### [What is needed]
All the entries that follow are to be returned exactly.

---------- Data in this exercise ----------

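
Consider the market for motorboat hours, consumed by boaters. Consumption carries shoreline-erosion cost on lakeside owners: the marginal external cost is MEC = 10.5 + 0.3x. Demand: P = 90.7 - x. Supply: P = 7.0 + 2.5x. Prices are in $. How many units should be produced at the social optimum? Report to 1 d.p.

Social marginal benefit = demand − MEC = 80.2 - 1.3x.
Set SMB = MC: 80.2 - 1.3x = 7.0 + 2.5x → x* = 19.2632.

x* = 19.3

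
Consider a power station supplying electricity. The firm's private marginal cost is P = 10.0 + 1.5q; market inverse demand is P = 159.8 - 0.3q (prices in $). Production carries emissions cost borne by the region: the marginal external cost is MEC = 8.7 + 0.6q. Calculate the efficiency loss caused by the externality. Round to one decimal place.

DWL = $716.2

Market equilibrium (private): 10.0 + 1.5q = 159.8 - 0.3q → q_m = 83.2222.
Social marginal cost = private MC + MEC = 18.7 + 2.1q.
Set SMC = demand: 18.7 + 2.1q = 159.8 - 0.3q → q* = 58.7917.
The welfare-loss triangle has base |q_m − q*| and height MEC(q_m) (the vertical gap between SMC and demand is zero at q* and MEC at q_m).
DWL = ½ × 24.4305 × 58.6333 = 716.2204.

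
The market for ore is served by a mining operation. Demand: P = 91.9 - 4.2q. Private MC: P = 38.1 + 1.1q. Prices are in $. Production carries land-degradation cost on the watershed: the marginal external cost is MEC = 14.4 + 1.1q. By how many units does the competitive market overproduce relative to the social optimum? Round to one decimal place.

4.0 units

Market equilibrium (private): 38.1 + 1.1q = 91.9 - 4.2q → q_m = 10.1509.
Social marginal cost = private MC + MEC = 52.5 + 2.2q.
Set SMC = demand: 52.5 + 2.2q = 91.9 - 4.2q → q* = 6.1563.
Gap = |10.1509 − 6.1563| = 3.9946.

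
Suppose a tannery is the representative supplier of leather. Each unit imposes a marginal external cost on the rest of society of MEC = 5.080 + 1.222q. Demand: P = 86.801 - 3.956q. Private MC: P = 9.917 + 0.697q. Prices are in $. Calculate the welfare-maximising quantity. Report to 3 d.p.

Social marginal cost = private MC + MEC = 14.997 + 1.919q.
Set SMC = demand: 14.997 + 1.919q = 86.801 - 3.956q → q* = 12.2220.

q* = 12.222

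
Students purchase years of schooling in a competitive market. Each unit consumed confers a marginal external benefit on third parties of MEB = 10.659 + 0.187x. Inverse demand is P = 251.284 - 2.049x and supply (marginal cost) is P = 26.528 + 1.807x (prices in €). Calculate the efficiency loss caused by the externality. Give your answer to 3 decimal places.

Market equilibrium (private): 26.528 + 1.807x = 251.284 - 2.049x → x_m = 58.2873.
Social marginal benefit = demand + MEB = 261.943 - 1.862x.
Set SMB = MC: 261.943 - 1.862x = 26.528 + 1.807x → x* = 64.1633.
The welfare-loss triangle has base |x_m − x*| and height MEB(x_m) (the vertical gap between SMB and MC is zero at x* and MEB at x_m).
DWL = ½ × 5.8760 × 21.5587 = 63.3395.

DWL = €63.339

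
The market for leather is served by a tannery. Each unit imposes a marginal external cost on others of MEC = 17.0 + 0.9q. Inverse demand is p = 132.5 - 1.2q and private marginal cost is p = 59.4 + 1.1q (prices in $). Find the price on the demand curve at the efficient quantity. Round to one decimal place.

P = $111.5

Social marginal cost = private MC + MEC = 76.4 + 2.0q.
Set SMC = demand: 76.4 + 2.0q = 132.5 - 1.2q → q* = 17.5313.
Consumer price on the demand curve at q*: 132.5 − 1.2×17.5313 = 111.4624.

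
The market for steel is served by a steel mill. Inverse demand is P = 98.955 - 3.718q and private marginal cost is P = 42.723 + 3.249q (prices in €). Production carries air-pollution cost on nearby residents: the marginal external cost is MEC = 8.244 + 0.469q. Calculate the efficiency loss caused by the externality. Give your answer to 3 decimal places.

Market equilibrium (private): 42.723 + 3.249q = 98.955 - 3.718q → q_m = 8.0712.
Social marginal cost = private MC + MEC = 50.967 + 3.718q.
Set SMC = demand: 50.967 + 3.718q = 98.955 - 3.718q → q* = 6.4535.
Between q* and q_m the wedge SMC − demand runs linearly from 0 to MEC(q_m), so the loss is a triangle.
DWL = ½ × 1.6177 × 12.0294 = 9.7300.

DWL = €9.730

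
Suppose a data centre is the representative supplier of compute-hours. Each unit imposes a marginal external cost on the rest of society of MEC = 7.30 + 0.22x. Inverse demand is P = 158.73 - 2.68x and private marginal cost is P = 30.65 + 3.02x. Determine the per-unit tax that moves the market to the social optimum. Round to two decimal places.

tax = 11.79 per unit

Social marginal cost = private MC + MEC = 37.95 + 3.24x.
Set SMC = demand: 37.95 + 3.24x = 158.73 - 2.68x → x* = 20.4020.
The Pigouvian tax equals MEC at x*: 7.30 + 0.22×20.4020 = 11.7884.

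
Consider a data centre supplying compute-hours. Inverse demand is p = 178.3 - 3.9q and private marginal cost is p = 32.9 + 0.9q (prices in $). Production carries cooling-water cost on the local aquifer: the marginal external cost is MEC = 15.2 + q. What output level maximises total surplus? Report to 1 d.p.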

----------

### [Reply to the exercise]
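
Consider the market for motorboat hours, consumed by boaters. Consumption carries shoreline-erosion cost on lakeside owners: the marginal external cost is MEC = 10.5 + 0.3x. Demand: P = 90.7 - x. Supply: P = 7.0 + 2.5x. Prices are in $. How many units should be produced at the social optimum? Report to 1 d.p.

Social marginal benefit = demand − MEC = 80.2 - 1.3x.
Set SMB = MC: 80.2 - 1.3x = 7.0 + 2.5x → x* = 19.2632.

x* = 19.3

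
Consider a power station supplying electricity. The firm's private marginal cost is P = 10.0 + 1.5q; market inverse demand is P = 159.8 - 0.3q (prices in $). Production carries emissions cost borne by the region: the marginal external cost is MEC = 8.7 + 0.6q. Calculate the efficiency loss caused by the externality. Round to one decimal place.

DWL = $716.2

Market equilibrium (private): 10.0 + 1.5q = 159.8 - 0.3q → q_m = 83.2222.
Social marginal cost = private MC + MEC = 18.7 + 2.1q.
Set SMC = demand: 18.7 + 2.1q = 159.8 - 0.3q → q* = 58.7917.
The welfare-loss triangle has base |q_m − q*| and height MEC(q_m) (the vertical gap between SMC and demand is zero at q* and MEC at q_m).
DWL = ½ × 24.4305 × 58.6333 = 716.2204.

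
The market for ore is served by a mining operation. Demand: P = 91.9 - 4.2q. Private MC: P = 38.1 + 1.1q. Prices are in $. Production carries land-degradation cost on the watershed: the marginal external cost is MEC = 14.4 + 1.1q. By how many units does the competitive market overproduce relative to the social optimum? Round to one decimal place.

4.0 units

Market equilibrium (private): 38.1 + 1.1q = 91.9 - 4.2q → q_m = 10.1509.
Social marginal cost = private MC + MEC = 52.5 + 2.2q.
Set SMC = demand: 52.5 + 2.2q = 91.9 - 4.2q → q* = 6.1563.
Gap = |10.1509 − 6.1563| = 3.9946.

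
Suppose a tannery is the representative supplier of leather. Each unit imposes a marginal external cost on the rest of society of MEC = 5.080 + 1.222q. Demand: P = 86.801 - 3.956q. Private MC: P = 9.917 + 0.697q. Prices are in $. Calculate the welfare-maximising quantity. Report to 3 d.p.

Social marginal cost = private MC + MEC = 14.997 + 1.919q.
Set SMC = demand: 14.997 + 1.919q = 86.801 - 3.956q → q* = 12.2220.

q* = 12.222

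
Students purchase years of schooling in a competitive market. Each unit consumed confers a marginal external benefit on third parties of MEB = 10.659 + 0.187x. Inverse demand is P = 251.284 - 2.049x and supply (marginal cost) is P = 26.528 + 1.807x (prices in €). Calculate the efficiency loss caused by the externality. Give your answer to 3 decimal places.

Market equilibrium (private): 26.528 + 1.807x = 251.284 - 2.049x → x_m = 58.2873.
Social marginal benefit = demand + MEB = 261.943 - 1.862x.
Set SMB = MC: 261.943 - 1.862x = 26.528 + 1.807x → x* = 64.1633.
The welfare-loss triangle has base |x_m − x*| and height MEB(x_m) (the vertical gap between SMB and MC is zero at x* and MEB at x_m).
DWL = ½ × 5.8760 × 21.5587 = 63.3395.

DWL = €63.339

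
The market for leather is served by a tannery. Each unit imposes a marginal external cost on others of MEC = 17.0 + 0.9q. Inverse demand is p = 132.5 - 1.2q and private marginal cost is p = 59.4 + 1.1q (prices in $). Find the price on the demand curve at the efficient quantity. Round to one decimal place.

P = $111.5

Social marginal cost = private MC + MEC = 76.4 + 2.0q.
Set SMC = demand: 76.4 + 2.0q = 132.5 - 1.2q → q* = 17.5313.
Consumer price on the demand curve at q*: 132.5 − 1.2×17.5313 = 111.4624.

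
The market for steel is served by a steel mill. Inverse demand is P = 98.955 - 3.718q and private marginal cost is P = 42.723 + 3.249q (prices in €). Production carries air-pollution cost on nearby residents: the marginal external cost is MEC = 8.244 + 0.469q. Calculate the efficiency loss caused by the externality. Give your answer to 3 decimal places.

Market equilibrium (private): 42.723 + 3.249q = 98.955 - 3.718q → q_m = 8.0712.
Social marginal cost = private MC + MEC = 50.967 + 3.718q.
Set SMC = demand: 50.967 + 3.718q = 98.955 - 3.718q → q* = 6.4535.
Between q* and q_m the wedge SMC − demand runs linearly from 0 to MEC(q_m), so the loss is a triangle.
DWL = ½ × 1.6177 × 12.0294 = 9.7300.

DWL = €9.730

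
Suppose a data centre is the representative supplier of compute-hours. Each unit imposes a marginal external cost on the rest of society of MEC = 7.30 + 0.22x. Inverse demand is P = 158.73 - 2.68x and private marginal cost is P = 30.65 + 3.02x. Determine the per-unit tax that moves the market to the social optimum. Round to two decimal places.

tax = 11.79 per unit

Social marginal cost = private MC + MEC = 37.95 + 3.24x.
Set SMC = demand: 37.95 + 3.24x = 158.73 - 2.68x → x* = 20.4020.
The Pigouvian tax equals MEC at x*: 7.30 + 0.22×20.4020 = 11.7884.

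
Consider a data centre supplying compute-hours. Inverse demand is p = 178.3 - 3.9q and private marginal cost is p = 32.9 + 0.9q (prices in $). Production carries cooling-water cost on the local aquifer: the marginal external cost is MEC = 15.2 + q. What output level maximises total surplus? Report to 1 d.p.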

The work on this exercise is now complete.